### Dataset excerpts:
+++
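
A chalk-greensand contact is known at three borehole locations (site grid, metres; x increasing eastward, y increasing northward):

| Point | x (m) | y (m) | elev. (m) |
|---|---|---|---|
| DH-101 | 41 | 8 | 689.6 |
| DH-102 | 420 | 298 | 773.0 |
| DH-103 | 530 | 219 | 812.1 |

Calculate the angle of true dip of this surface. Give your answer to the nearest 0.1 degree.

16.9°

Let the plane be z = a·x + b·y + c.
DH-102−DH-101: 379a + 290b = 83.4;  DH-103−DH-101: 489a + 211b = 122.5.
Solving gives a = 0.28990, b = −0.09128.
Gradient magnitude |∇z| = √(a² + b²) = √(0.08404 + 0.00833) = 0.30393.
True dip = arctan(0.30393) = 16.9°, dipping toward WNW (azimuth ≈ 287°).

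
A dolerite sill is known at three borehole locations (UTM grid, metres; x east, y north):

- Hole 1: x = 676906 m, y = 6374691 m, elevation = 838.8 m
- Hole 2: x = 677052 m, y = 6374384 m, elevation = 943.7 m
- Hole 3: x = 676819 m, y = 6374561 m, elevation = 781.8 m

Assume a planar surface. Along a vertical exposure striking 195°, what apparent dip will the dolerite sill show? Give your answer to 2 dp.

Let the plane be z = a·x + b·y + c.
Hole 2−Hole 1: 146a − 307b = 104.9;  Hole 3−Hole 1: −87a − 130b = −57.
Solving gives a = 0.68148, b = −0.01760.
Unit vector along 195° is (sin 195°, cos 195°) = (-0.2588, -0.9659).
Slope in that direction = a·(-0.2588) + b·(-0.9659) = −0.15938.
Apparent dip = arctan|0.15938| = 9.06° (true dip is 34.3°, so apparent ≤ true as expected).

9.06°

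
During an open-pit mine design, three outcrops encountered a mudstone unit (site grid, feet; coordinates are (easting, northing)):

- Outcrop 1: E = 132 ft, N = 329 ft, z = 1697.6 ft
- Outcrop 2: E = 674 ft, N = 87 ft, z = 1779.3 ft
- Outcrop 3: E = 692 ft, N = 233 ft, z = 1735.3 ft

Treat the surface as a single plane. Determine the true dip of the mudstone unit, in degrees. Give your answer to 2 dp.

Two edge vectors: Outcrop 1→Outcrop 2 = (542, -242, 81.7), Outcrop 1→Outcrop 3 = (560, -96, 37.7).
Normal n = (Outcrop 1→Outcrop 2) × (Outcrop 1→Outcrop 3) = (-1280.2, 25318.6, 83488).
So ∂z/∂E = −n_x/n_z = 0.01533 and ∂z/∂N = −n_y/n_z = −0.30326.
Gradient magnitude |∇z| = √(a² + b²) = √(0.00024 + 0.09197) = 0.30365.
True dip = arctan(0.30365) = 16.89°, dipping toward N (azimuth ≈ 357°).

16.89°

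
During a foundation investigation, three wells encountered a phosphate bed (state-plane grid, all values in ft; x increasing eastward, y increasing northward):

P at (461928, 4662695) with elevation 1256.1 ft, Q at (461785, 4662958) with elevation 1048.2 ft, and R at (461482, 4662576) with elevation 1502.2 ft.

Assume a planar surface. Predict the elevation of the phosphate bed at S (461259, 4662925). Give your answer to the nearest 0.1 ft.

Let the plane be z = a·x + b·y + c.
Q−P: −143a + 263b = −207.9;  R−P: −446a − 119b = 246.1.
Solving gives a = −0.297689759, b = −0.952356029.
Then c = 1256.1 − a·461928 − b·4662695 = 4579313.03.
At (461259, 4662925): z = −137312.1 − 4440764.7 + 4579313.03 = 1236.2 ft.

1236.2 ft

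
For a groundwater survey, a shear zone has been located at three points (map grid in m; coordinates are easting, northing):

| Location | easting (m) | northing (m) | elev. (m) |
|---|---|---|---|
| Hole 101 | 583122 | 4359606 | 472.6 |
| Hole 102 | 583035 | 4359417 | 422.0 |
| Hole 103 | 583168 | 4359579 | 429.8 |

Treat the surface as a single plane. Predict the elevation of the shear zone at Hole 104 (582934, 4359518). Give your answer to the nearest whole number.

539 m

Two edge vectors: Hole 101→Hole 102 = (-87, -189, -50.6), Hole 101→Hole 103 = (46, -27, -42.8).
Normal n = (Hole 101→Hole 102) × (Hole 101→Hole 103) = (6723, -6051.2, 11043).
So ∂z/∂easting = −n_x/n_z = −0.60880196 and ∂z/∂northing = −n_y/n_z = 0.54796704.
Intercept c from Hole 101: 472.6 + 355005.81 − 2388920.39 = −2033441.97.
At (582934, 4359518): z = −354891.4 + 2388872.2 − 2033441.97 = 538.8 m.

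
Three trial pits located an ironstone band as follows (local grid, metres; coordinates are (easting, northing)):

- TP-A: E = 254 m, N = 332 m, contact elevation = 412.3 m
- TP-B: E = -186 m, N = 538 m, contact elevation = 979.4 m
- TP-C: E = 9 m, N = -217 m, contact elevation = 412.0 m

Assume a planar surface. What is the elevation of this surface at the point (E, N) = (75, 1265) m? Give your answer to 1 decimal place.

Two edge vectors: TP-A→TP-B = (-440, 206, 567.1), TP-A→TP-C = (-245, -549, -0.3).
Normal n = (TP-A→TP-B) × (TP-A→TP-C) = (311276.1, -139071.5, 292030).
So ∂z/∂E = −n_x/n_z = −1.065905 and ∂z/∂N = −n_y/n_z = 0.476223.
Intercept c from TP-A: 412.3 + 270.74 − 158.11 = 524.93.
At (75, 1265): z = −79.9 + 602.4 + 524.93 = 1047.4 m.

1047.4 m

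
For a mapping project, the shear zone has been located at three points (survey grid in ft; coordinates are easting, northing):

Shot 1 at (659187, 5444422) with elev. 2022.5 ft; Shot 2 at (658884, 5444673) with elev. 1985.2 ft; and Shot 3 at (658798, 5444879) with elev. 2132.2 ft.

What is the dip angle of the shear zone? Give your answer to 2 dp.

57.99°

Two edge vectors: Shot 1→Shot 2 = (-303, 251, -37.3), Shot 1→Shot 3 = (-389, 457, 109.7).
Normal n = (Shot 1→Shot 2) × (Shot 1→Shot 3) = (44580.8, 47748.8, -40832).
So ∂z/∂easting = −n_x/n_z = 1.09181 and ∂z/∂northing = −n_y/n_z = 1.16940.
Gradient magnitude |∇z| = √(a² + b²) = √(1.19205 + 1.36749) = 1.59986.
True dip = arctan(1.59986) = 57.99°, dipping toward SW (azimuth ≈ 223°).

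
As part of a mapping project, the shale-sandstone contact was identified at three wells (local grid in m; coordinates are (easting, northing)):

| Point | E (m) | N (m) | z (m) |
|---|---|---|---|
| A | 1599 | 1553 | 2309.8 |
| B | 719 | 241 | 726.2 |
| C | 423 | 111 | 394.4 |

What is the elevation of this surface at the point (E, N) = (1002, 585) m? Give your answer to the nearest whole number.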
+++
Give back the opening line of the records above and every line after it, up to and including the one with "- Hole 1: x", unchanged.

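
A chalk-greensand contact is known at three borehole locations (site grid, metres; x increasing eastward, y increasing northward):

| Point | x (m) | y (m) | elev. (m) |
|---|---|---|---|
| DH-101 | 41 | 8 | 689.6 |
| DH-102 | 420 | 298 | 773.0 |
| DH-103 | 530 | 219 | 812.1 |

Calculate the angle of true dip of this surface. Give your answer to the nearest 0.1 degree.

16.9°

Let the plane be z = a·x + b·y + c.
DH-102−DH-101: 379a + 290b = 83.4;  DH-103−DH-101: 489a + 211b = 122.5.
Solving gives a = 0.28990, b = −0.09128.
Gradient magnitude |∇z| = √(a² + b²) = √(0.08404 + 0.00833) = 0.30393.
True dip = arctan(0.30393) = 16.9°, dipping toward WNW (azimuth ≈ 287°).

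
A dolerite sill is known at three borehole locations (UTM grid, metres; x east, y north):

- Hole 1: x = 676906 m, y = 6374691 m, elevation = 838.8 m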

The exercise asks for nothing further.